[Stored data entries]

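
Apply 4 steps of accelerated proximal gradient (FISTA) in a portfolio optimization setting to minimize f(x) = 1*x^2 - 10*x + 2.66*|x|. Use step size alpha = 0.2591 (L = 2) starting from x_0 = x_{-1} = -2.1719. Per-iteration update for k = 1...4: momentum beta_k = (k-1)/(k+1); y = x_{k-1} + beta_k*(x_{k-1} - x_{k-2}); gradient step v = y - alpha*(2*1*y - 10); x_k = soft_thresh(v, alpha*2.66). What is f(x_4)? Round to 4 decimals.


FISTA on f(x) = 1*x^2 - 10*x + 2.66*|x|
L = 2, alpha = 0.2591
Iteration 1: beta = 0.0, y = -2.1719 + 0.0*(-2.1719 + 2.1719) = -2.1719
  grad(y) = -14.3438, v = y - alpha*grad = 1.5446
  prox(v) = soft_thresh(1.5446, 0.6892) = 0.8554
Iteration 2: beta = 0.3333, y = 0.8554 + 0.3333*(0.8554 + 2.1719) = 1.8645
  grad(y) = -6.2711, v = y - alpha*grad = 3.4893
  prox(v) = soft_thresh(3.4893, 0.6892) = 2.8001
Iteration 3: beta = 0.5, y = 2.8001 + 0.5*(2.8001 - 0.8554) = 3.7725
  grad(y) = -2.4551, v = y - alpha*grad = 4.4086
  prox(v) = soft_thresh(4.4086, 0.6892) = 3.7194
Iteration 4: beta = 0.6, y = 3.7194 + 0.6*(3.7194 - 2.8001) = 4.2709
  grad(y) = -1.4582, v = y - alpha*grad = 4.6487
  prox(v) = soft_thresh(4.6487, 0.6892) = 3.9595
f(x_4) = 1*3.9595^2 - 10*3.9595 + 2.66*|3.9595| = -13.3851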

WORK TASK: Write out every entry word for word.

WRITTEN SOLUTION:
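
Apply 4 steps of accelerated proximal gradient (FISTA) in a portfolio optimization setting to minimize f(x) = 1*x^2 - 10*x + 2.66*|x|. Use step size alpha = 0.2591 (L = 2) starting from x_0 = x_{-1} = -2.1719. Per-iteration update for k = 1...4: momentum beta_k = (k-1)/(k+1); y = x_{k-1} + beta_k*(x_{k-1} - x_{k-2}); gradient step v = y - alpha*(2*1*y - 10); x_k = soft_thresh(v, alpha*2.66). What is f(x_4)? Round to 4 decimals.


FISTA on f(x) = 1*x^2 - 10*x + 2.66*|x|
L = 2, alpha = 0.2591
Iteration 1: beta = 0.0, y = -2.1719 + 0.0*(-2.1719 + 2.1719) = -2.1719
  grad(y) = -14.3438, v = y - alpha*grad = 1.5446
  prox(v) = soft_thresh(1.5446, 0.6892) = 0.8554
Iteration 2: beta = 0.3333, y = 0.8554 + 0.3333*(0.8554 + 2.1719) = 1.8645
  grad(y) = -6.2711, v = y - alpha*grad = 3.4893
  prox(v) = soft_thresh(3.4893, 0.6892) = 2.8001
Iteration 3: beta = 0.5, y = 2.8001 + 0.5*(2.8001 - 0.8554) = 3.7725
  grad(y) = -2.4551, v = y - alpha*grad = 4.4086
  prox(v) = soft_thresh(4.4086, 0.6892) = 3.7194
Iteration 4: beta = 0.6, y = 3.7194 + 0.6*(3.7194 - 2.8001) = 4.2709
  grad(y) = -1.4582, v = y - alpha*grad = 4.6487
  prox(v) = soft_thresh(4.6487, 0.6892) = 3.9595
f(x_4) = 1*3.9595^2 - 10*3.9595 + 2.66*|3.9595| = -13.3851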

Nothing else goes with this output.